What you need to do: Wherever the word "repetition" appears in a line of the data, that line should be copied.

Start of Records shown

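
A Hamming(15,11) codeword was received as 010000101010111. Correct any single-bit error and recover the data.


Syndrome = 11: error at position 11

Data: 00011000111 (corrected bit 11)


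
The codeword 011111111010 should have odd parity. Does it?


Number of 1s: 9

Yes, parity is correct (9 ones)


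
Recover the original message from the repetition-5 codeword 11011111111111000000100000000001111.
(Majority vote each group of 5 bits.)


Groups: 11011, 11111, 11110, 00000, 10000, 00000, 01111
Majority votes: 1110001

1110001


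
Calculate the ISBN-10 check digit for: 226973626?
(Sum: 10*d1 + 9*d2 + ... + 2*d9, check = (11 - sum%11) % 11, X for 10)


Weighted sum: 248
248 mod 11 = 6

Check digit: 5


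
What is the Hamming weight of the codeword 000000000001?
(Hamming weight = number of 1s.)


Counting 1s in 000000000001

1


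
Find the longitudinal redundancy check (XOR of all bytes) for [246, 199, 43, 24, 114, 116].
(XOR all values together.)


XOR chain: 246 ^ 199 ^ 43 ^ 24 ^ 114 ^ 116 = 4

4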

End of Records shown
Start of Records shown

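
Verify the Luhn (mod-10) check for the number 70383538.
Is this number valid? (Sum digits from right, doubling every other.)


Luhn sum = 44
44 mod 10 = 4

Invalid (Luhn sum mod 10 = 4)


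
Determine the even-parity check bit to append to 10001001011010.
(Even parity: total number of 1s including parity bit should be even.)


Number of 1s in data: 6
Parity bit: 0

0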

End of Records shown
Start of Records shown

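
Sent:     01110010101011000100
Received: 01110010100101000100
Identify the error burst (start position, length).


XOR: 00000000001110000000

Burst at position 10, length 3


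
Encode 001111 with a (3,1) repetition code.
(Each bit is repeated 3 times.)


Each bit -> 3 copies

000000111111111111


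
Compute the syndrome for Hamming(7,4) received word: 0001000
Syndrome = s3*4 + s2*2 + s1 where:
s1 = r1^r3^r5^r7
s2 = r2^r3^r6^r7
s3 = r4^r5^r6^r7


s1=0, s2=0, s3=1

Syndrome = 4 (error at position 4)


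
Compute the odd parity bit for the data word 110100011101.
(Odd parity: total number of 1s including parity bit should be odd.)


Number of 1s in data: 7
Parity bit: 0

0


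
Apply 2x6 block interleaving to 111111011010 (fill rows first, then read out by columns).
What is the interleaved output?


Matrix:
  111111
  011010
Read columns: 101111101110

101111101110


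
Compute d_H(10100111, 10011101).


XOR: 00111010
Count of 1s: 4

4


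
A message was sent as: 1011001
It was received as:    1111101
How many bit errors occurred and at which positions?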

End of Records shown

Result of this exercise:
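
Recover the original message from the repetition-5 codeword 11011111111111000000100000000001111.
Encode 001111 with a (3,1) repetition code.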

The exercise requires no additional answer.